#### [Exercise]
Exact copies of all the records are the expected output.

#### [Task inputs]
****************

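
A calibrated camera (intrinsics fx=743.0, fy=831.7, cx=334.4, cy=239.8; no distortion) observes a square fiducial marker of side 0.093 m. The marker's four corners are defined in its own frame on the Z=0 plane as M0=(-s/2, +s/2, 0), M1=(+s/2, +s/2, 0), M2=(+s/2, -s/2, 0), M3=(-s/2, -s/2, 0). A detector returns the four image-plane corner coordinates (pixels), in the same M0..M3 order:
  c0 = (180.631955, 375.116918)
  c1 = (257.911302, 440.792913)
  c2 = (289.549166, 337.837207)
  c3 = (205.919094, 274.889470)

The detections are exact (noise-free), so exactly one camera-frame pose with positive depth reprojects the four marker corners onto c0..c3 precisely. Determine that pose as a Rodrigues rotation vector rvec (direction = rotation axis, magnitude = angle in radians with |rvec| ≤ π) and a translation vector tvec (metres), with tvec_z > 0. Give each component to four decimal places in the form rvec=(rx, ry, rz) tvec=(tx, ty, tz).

Intrinsics K: fx=743.0, fy=831.7, cx=334.4, cy=239.8
Marker side s = 0.093 m; corners in marker frame (Z=0):
  M0 = (-0.0465, +0.0465, 0)
  M1 = (+0.0465, +0.0465, 0)
  M2 = (+0.0465, -0.0465, 0)
  M3 = (-0.0465, -0.0465, 0)
Detected image corners:
  c0 = (180.631955, 375.116918) px
  c1 = (257.911302, 440.792913) px
  c2 = (289.549166, 337.837207) px
  c3 = (205.919094, 274.889470) px
Planar DLT: solve 8×8 A·h = b for H (H[2,2]=1):
  H  [+706.53973 -162.54000 +231.83672]
  H  [+450.88702 +1309.78941 +357.59077]
  H  [-0.67492 +0.61000 +1.00000]
B = K⁻¹H; ‖b₁‖=1.603909, ‖b₂‖=1.603909; λ = 2/(‖b₁‖+‖b₂‖) = 0.623477, sign → tz>0 ⇒ λ=+0.623477
r₁ = λ·B[:,0] = (+0.78227,+0.45933,-0.42080); r₂ = λ·B[:,1] = (-0.30756,+0.87222,+0.38032)
r₃ = r₁×r₂ = (+0.54172,-0.16809,+0.82358); SVD([r₁ r₂ r₃]) → R = UVᵀ:
  R  [+0.78227 -0.30756 +0.54172]
  R  [+0.45933 +0.87222 -0.16809]
  R  [-0.42080 +0.38032 +0.82358]
t = (-0.08606, +0.08830, +0.62348) m
tr R = 2.478066; θ = arccos((tr R − 1)/2) = 0.739163 rad = 42.351°
axis k = ((R−Rᵀ)₃₂, (R−Rᵀ)₁₃, (R−Rᵀ)₂₁) / (2 sinθ) = (+0.407034, +0.714384, +0.569191)
rvec = θ·k = (+0.300864, +0.528046, +0.420725)

rvec=(0.3009, 0.5280, 0.4207) tvec=(-0.0861, 0.0883, 0.6235)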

****************

#### [Task output]
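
A calibrated camera (intrinsics fx=743.0, fy=831.7, cx=334.4, cy=239.8; no distortion) observes a square fiducial marker of side 0.093 m. The marker's four corners are defined in its own frame on the Z=0 plane as M0=(-s/2, +s/2, 0), M1=(+s/2, +s/2, 0), M2=(+s/2, -s/2, 0), M3=(-s/2, -s/2, 0). A detector returns the four image-plane corner coordinates (pixels), in the same M0..M3 order:
  c0 = (180.631955, 375.116918)
  c1 = (257.911302, 440.792913)
  c2 = (289.549166, 337.837207)
  c3 = (205.919094, 274.889470)

The detections are exact (noise-free), so exactly one camera-frame pose with positive depth reprojects the four marker corners onto c0..c3 precisely. Determine that pose as a Rodrigues rotation vector rvec (direction = rotation axis, magnitude = angle in radians with |rvec| ≤ π) and a translation vector tvec (metres), with tvec_z > 0. Give each component to four decimal places in the form rvec=(rx, ry, rz) tvec=(tx, ty, tz).

Intrinsics K: fx=743.0, fy=831.7, cx=334.4, cy=239.8
Marker side s = 0.093 m; corners in marker frame (Z=0):
  M0 = (-0.0465, +0.0465, 0)
  M1 = (+0.0465, +0.0465, 0)
  M2 = (+0.0465, -0.0465, 0)
  M3 = (-0.0465, -0.0465, 0)
Detected image corners:
  c0 = (180.631955, 375.116918) px
  c1 = (257.911302, 440.792913) px
  c2 = (289.549166, 337.837207) px
  c3 = (205.919094, 274.889470) px
Planar DLT: solve 8×8 A·h = b for H (H[2,2]=1):
  H  [+706.53973 -162.54000 +231.83672]
  H  [+450.88702 +1309.78941 +357.59077]
  H  [-0.67492 +0.61000 +1.00000]
B = K⁻¹H; ‖b₁‖=1.603909, ‖b₂‖=1.603909; λ = 2/(‖b₁‖+‖b₂‖) = 0.623477, sign → tz>0 ⇒ λ=+0.623477
r₁ = λ·B[:,0] = (+0.78227,+0.45933,-0.42080); r₂ = λ·B[:,1] = (-0.30756,+0.87222,+0.38032)
r₃ = r₁×r₂ = (+0.54172,-0.16809,+0.82358); SVD([r₁ r₂ r₃]) → R = UVᵀ:
  R  [+0.78227 -0.30756 +0.54172]
  R  [+0.45933 +0.87222 -0.16809]
  R  [-0.42080 +0.38032 +0.82358]
t = (-0.08606, +0.08830, +0.62348) m
tr R = 2.478066; θ = arccos((tr R − 1)/2) = 0.739163 rad = 42.351°
axis k = ((R−Rᵀ)₃₂, (R−Rᵀ)₁₃, (R−Rᵀ)₂₁) / (2 sinθ) = (+0.407034, +0.714384, +0.569191)
rvec = θ·k = (+0.300864, +0.528046, +0.420725)

rvec=(0.3009, 0.5280, 0.4207) tvec=(-0.0861, 0.0883, 0.6235)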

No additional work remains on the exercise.